## What to produce
The response must consist of each line in the listing that has the word "manipulator" in it.
Segment Start: Given data
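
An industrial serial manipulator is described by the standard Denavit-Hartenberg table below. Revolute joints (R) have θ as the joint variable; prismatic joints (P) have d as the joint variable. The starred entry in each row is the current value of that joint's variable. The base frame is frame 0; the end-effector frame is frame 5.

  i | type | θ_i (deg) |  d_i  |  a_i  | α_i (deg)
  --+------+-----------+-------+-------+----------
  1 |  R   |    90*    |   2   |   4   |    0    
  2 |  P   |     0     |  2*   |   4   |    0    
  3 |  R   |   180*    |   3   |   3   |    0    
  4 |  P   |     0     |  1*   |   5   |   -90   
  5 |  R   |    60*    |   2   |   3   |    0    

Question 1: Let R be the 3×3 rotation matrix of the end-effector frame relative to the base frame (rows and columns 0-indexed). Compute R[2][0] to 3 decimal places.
End-effector x-axis (col 0 of R) = (-0.0000,-0.5000,-0.8660)
R[2][0] = -0.8660

-0.866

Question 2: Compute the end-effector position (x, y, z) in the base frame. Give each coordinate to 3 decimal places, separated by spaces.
after link 1: o_1 = (0.0000, 4.0000, 2.0000)
after link 2: o_2 = (0.0000, 8.0000, 4.0000)
after link 3: o_3 = (-0.0000, 5.0000, 7.0000)
after link 4: o_4 = (-0.0000, 0.0000, 8.0000)
after link 5: o_5 = (2.0000, -1.5000, 5.4019)

2.000 -1.500 5.402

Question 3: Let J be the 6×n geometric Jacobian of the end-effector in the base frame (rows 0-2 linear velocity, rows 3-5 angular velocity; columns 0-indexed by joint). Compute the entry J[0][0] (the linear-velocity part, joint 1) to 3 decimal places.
axis z_0 = ẑ; lever o_n−o_0 = (2.0000,-1.5000,5.4019)
cross product → J_v[:, 0] = (1.5000,2.0000,-0.0000)
J_ω[:, 0] = z_0
entry J[0][0] = 1.5000

1.500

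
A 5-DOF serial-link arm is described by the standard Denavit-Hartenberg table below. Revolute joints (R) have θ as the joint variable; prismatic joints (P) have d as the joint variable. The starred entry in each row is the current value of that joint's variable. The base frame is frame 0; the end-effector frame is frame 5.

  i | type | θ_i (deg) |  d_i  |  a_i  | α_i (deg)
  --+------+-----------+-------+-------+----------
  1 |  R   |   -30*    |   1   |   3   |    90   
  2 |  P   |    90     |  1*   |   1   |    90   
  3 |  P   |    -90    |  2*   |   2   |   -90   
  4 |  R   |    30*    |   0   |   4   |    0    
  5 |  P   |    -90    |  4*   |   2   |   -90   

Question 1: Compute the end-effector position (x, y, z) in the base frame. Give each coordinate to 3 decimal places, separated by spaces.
after link 1: o_1 = (2.5981, -1.5000, 1.0000)
after link 2: o_2 = (2.0981, -2.3660, 2.0000)
after link 3: o_3 = (4.8301, -1.6340, 2.0000)
after link 4: o_4 = (4.8301, 2.3660, 2.0000)
after link 5: o_5 = (6.8301, 2.3660, 6.0000)

6.830 2.366 6.000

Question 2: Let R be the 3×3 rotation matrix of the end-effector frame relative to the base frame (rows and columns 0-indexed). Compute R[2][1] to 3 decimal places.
-1.000

End-effector y-axis (col 1 of R) = (-0.0000,0.0000,-1.0000)
R[2][1] = -1.0000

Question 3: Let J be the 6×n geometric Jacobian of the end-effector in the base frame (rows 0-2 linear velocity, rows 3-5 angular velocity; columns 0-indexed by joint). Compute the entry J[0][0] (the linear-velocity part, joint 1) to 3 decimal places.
axis z_0 = ẑ; lever o_n−o_0 = (6.8301,2.3660,6.0000)
cross product → J_v[:, 0] = (-2.3660,6.8301,0.0000)
J_ω[:, 0] = z_0
entry J[0][0] = -2.3660

-2.366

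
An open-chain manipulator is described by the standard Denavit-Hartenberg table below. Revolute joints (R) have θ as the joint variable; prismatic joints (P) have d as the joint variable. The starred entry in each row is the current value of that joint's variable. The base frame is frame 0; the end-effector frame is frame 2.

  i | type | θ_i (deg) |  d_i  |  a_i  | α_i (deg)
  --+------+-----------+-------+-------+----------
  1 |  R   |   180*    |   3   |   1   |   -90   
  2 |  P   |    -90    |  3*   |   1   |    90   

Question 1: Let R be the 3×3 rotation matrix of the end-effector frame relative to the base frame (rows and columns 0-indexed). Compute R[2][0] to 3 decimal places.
1.000

End-effector x-axis (col 0 of R) = (-0.0000,0.0000,1.0000)
R[2][0] = 1.0000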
Segment End: Given data
## Solution for this task
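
An industrial serial manipulator is described by the standard Denavit-Hartenberg table below. Revolute joints (R) have θ as the joint variable; prismatic joints (P) have d as the joint variable. The starred entry in each row is the current value of that joint's variable. The base frame is frame 0; the end-effector frame is frame 5.
An open-chain manipulator is described by the standard Denavit-Hartenberg table below. Revolute joints (R) have θ as the joint variable; prismatic joints (P) have d as the joint variable. The starred entry in each row is the current value of that joint's variable. The base frame is frame 0; the end-effector frame is frame 2.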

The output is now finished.